Directions for this task
Only the lines from the line containing "4: CMP r2, #0x05" to the end of the entries, both included, belong in your answer, and each must match exactly.

====================

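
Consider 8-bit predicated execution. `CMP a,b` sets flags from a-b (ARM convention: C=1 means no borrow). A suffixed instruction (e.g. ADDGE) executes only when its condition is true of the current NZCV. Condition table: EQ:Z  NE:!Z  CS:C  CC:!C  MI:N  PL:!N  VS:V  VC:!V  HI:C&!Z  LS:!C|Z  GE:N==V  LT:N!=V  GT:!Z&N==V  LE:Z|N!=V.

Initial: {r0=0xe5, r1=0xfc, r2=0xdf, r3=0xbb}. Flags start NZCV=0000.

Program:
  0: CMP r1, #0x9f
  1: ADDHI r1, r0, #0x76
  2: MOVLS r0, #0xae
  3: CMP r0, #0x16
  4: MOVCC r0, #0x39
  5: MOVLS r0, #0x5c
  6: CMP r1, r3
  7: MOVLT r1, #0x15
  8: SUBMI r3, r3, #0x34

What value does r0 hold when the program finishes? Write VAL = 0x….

VAL = 0xe5

[0] flags=0010 → (cmp)
[1] flags=0010 HI?T → r1=0x5b
[2] flags=0010 LS?F → skip
[3] flags=1010 → (cmp)
[4] flags=1010 CC?F → skip
[5] flags=1010 LS?F → skip
[6] flags=1001 → (cmp)
[7] flags=1001 LT?F → skip
[8] flags=1001 MI?T → r3=0x87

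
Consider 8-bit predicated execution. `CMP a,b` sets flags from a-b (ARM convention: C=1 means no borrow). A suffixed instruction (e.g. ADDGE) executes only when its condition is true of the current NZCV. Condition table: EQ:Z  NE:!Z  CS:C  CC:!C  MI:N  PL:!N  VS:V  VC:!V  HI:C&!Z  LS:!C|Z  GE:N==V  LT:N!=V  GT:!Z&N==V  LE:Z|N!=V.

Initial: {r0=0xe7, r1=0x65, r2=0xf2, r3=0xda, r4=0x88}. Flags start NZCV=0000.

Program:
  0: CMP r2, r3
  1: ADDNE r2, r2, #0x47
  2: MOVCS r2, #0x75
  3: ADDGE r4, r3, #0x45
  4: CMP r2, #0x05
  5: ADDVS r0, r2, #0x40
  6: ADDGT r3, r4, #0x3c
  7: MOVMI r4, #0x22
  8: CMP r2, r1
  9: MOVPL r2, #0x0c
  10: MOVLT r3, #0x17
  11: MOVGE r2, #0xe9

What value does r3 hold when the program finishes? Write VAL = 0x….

[0] flags=0010 → (cmp)
[1] flags=0010 NE?T → r2=0x39
[2] flags=0010 CS?T → r2=0x75
[3] flags=0010 GE?T → r4=0x1f
[4] flags=0010 → (cmp)
[5] flags=0010 VS?F → skip
[6] flags=0010 GT?T → r3=0x5b
[7] flags=0010 MI?F → skip
[8] flags=0010 → (cmp)
[9] flags=0010 PL?T → r2=0x0c
[10] flags=0010 LT?F → skip
[11] flags=0010 GE?T → r2=0xe9

VAL = 0x5b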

====================

Finished task
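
  4: CMP r2, #0x05
  5: ADDVS r0, r2, #0x40
  6: ADDGT r3, r4, #0x3c
  7: MOVMI r4, #0x22
  8: CMP r2, r1
  9: MOVPL r2, #0x0c
  10: MOVLT r3, #0x17
  11: MOVGE r2, #0xe9

What value does r3 hold when the program finishes? Write VAL = 0x….

[0] flags=0010 → (cmp)
[1] flags=0010 NE?T → r2=0x39
[2] flags=0010 CS?T → r2=0x75
[3] flags=0010 GE?T → r4=0x1f
[4] flags=0010 → (cmp)
[5] flags=0010 VS?F → skip
[6] flags=0010 GT?T → r3=0x5b
[7] flags=0010 MI?F → skip
[8] flags=0010 → (cmp)
[9] flags=0010 PL?T → r2=0x0c
[10] flags=0010 LT?F → skip
[11] flags=0010 GE?T → r2=0xe9

VAL = 0x5b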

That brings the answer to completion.